* ABOUT THIS EXERCISE *
Search the material below for the string "goto". Return every line that holds it.
RECORDED INFORMATION below:
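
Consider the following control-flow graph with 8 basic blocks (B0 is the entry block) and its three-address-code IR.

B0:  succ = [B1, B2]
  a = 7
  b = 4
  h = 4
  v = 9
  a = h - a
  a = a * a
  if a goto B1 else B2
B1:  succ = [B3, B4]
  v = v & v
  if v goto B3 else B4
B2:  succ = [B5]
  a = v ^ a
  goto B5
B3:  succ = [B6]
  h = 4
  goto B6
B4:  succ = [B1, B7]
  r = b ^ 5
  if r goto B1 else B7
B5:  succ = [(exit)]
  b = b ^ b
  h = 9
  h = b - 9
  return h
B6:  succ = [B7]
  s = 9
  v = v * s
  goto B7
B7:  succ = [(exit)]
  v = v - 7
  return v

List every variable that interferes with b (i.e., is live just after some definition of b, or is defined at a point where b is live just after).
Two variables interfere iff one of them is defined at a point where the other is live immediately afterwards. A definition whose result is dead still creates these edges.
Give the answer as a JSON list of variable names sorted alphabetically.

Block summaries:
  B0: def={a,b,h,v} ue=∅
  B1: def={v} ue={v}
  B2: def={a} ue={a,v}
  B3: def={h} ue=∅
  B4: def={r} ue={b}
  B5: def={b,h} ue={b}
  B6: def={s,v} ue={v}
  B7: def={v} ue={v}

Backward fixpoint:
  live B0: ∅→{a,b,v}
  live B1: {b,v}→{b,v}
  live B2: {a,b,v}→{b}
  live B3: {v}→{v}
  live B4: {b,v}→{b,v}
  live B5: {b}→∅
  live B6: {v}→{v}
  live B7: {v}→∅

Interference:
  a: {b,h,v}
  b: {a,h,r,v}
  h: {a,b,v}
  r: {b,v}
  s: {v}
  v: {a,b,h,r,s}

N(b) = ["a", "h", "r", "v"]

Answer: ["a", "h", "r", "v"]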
End of RECORDED INFORMATION.
* FINISHED EXERCISE *
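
  if a goto B1 else B2
  if v goto B3 else B4
  goto B5
  goto B6
  if r goto B1 else B7
  goto B7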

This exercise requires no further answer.